- Goal of the exercise: Please set down the records below exactly as they appear.

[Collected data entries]

=== Begin Enclosure ===

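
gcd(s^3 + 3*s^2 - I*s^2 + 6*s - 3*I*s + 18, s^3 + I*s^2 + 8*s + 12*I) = s^2 - I*s + 6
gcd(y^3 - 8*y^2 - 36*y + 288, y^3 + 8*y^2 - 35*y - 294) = y - 6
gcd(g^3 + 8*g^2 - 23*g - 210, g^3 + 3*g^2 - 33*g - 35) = g^2 + 2*g - 35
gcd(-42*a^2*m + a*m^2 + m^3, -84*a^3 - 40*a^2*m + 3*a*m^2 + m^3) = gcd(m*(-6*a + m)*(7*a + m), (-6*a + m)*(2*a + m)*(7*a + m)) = 42*a^2 - a*m - m^2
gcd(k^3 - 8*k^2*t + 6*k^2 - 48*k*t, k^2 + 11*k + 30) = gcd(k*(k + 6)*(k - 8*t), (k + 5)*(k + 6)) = k + 6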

=== End Enclosure ===

- Result:
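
gcd(s^3 + 3*s^2 - I*s^2 + 6*s - 3*I*s + 18, s^3 + I*s^2 + 8*s + 12*I) = s^2 - I*s + 6
gcd(y^3 - 8*y^2 - 36*y + 288, y^3 + 8*y^2 - 35*y - 294) = y - 6
gcd(g^3 + 8*g^2 - 23*g - 210, g^3 + 3*g^2 - 33*g - 35) = g^2 + 2*g - 35
gcd(-42*a^2*m + a*m^2 + m^3, -84*a^3 - 40*a^2*m + 3*a*m^2 + m^3) = gcd(m*(-6*a + m)*(7*a + m), (-6*a + m)*(2*a + m)*(7*a + m)) = 42*a^2 - a*m - m^2
gcd(k^3 - 8*k^2*t + 6*k^2 - 48*k*t, k^2 + 11*k + 30) = gcd(k*(k + 6)*(k - 8*t), (k + 5)*(k + 6)) = k + 6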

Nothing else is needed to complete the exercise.